Exercise:
Go through the lines below and tally those containing the string "loneliness". Respond with the number only.

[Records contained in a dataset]
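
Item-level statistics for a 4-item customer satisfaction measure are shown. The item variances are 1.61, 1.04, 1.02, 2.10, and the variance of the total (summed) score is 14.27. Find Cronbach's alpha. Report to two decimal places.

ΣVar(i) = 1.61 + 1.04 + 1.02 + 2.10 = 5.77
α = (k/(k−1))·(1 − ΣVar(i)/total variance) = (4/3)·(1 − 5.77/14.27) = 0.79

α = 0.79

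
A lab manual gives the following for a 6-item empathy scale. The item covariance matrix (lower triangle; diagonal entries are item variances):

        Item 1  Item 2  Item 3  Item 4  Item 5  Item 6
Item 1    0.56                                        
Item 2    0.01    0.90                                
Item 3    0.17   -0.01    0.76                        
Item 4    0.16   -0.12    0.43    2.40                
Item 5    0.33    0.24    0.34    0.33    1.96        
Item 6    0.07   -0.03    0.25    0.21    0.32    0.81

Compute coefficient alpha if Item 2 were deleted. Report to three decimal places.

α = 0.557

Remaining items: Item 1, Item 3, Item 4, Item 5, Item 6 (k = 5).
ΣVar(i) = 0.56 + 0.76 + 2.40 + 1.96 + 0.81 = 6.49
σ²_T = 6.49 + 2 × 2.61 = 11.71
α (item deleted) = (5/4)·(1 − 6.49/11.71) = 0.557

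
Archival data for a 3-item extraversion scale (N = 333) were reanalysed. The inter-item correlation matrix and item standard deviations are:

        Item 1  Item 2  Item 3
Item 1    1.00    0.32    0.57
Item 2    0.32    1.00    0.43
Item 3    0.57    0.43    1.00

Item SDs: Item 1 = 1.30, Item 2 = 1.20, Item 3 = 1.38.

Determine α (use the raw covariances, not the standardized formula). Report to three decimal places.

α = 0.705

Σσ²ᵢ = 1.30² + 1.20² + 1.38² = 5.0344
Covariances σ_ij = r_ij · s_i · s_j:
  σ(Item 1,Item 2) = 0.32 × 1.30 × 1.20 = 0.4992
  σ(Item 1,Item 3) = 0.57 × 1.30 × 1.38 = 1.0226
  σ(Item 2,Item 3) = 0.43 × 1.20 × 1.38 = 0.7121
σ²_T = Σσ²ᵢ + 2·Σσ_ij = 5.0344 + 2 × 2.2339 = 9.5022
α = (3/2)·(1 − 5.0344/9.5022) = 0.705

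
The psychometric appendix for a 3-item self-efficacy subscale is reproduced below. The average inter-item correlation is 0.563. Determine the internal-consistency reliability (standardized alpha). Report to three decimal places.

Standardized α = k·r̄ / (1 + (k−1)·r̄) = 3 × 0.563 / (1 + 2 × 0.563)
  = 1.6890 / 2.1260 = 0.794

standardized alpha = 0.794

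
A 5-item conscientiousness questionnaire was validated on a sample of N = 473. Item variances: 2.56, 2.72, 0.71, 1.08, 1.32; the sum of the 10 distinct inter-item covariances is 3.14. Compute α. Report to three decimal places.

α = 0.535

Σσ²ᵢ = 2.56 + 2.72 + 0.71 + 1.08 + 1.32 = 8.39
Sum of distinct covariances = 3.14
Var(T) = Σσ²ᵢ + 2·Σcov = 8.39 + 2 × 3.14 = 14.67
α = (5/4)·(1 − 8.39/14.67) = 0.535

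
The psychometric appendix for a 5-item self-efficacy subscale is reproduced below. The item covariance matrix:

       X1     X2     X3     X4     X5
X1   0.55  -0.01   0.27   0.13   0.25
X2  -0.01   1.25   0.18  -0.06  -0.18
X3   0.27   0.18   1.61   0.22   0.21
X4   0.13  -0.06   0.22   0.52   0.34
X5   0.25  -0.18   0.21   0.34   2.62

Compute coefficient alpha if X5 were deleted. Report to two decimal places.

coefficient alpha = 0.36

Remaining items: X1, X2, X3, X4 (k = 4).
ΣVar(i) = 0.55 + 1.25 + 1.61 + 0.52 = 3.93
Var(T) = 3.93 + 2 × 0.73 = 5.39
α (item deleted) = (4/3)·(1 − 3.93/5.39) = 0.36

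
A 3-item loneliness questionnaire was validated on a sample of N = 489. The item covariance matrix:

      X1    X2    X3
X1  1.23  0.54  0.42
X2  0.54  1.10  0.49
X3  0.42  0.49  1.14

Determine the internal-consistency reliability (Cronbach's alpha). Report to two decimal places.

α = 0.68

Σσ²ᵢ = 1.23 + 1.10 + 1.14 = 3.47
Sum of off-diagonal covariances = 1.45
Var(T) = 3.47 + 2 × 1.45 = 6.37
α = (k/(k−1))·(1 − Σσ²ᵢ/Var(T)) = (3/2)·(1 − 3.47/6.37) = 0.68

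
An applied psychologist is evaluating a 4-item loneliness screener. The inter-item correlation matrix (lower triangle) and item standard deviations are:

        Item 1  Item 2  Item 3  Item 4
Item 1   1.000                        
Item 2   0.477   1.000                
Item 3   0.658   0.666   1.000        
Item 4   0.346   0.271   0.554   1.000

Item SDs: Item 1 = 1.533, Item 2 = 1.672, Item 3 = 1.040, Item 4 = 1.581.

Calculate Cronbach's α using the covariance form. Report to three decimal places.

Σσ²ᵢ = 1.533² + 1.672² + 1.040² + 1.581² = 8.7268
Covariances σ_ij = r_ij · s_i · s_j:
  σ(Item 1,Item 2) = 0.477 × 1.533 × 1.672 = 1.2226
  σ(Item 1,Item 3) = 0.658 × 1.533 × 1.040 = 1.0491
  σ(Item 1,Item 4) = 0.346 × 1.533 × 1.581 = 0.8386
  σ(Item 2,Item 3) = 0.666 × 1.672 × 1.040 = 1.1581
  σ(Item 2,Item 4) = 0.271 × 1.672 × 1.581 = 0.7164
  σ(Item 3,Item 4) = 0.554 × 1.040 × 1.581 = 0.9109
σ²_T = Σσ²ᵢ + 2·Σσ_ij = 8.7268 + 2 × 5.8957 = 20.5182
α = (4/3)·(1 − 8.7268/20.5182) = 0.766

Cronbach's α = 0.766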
...
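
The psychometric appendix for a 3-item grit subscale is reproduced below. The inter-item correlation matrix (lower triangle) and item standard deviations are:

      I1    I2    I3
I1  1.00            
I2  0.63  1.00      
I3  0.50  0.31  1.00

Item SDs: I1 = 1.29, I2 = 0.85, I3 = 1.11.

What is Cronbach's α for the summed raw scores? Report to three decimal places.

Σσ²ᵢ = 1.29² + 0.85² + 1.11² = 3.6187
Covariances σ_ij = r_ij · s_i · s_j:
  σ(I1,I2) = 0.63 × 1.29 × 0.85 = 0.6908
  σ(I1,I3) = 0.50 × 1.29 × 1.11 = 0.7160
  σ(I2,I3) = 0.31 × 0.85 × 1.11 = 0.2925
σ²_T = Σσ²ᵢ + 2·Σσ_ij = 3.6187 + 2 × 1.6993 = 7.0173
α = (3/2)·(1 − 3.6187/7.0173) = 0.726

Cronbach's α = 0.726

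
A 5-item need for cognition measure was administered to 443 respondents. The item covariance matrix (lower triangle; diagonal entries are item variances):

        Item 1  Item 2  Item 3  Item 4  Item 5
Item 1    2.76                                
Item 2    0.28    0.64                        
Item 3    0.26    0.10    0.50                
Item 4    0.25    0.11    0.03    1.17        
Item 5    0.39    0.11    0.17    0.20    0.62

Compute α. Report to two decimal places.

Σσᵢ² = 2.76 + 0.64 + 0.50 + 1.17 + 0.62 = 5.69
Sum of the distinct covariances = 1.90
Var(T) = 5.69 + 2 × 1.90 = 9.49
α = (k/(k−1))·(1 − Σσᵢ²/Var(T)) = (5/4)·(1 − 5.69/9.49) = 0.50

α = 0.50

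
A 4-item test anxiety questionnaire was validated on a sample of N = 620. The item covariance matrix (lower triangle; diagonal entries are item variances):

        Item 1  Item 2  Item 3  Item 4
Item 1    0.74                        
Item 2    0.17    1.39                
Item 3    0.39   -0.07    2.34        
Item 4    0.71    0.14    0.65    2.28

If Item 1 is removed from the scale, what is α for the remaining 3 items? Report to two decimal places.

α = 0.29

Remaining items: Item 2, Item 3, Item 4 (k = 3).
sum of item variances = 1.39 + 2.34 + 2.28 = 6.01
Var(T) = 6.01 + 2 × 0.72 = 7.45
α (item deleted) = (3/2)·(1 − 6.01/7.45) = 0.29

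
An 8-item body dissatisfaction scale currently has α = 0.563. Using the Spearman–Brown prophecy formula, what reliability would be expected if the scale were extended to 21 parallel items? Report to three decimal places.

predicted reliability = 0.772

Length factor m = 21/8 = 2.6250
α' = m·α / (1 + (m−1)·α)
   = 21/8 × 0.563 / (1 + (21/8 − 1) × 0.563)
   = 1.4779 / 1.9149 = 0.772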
--
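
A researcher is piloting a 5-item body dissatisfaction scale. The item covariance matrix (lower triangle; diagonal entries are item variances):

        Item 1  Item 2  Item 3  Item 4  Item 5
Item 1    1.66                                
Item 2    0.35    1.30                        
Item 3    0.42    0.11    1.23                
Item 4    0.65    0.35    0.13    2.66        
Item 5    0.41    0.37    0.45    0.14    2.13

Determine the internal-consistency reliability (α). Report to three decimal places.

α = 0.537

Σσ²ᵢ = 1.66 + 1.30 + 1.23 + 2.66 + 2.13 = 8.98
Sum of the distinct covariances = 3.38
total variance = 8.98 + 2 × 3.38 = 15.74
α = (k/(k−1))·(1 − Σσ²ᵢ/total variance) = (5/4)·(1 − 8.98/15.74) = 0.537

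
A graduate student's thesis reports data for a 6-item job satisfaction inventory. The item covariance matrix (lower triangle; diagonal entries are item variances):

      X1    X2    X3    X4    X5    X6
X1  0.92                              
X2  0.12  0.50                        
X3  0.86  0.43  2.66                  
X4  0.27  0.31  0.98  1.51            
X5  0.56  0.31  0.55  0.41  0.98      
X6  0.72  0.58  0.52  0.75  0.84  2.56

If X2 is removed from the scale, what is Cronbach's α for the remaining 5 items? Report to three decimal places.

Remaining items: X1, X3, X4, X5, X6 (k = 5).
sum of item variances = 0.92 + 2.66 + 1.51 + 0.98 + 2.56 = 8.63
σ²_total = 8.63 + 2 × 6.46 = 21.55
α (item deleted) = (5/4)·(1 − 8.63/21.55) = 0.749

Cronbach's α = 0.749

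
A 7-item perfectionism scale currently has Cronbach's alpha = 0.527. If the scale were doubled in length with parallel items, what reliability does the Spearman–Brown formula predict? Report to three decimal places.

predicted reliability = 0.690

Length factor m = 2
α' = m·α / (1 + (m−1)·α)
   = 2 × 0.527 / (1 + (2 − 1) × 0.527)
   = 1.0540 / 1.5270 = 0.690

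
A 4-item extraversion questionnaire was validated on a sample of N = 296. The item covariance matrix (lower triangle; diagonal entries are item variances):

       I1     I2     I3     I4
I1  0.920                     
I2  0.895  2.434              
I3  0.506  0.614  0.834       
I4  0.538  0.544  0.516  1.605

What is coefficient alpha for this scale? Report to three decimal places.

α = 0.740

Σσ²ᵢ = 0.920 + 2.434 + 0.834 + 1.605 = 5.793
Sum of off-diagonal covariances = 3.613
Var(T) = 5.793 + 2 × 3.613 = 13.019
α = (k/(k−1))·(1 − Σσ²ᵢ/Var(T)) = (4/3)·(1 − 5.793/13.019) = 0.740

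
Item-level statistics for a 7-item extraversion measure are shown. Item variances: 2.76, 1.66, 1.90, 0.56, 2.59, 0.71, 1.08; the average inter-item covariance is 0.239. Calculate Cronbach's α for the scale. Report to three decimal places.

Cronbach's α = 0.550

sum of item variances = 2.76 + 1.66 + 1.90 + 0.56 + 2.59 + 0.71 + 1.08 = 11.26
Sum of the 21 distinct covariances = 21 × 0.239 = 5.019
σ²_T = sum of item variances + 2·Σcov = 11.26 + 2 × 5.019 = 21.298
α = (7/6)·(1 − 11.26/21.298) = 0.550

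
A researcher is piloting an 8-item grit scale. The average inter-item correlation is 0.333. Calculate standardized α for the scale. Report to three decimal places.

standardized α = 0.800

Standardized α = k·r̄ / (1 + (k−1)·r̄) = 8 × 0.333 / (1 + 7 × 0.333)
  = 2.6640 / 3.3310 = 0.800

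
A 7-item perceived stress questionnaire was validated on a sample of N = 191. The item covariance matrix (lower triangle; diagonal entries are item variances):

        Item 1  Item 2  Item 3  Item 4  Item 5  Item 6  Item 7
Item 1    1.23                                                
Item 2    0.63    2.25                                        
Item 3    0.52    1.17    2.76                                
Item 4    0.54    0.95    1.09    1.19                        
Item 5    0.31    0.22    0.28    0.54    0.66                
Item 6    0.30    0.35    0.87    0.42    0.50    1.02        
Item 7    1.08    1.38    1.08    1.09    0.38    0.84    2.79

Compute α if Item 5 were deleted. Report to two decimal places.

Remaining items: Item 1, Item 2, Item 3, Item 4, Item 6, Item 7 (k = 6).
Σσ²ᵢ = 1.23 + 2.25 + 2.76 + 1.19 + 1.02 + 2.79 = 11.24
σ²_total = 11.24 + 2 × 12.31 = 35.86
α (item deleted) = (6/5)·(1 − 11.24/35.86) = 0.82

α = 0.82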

Finished task:
2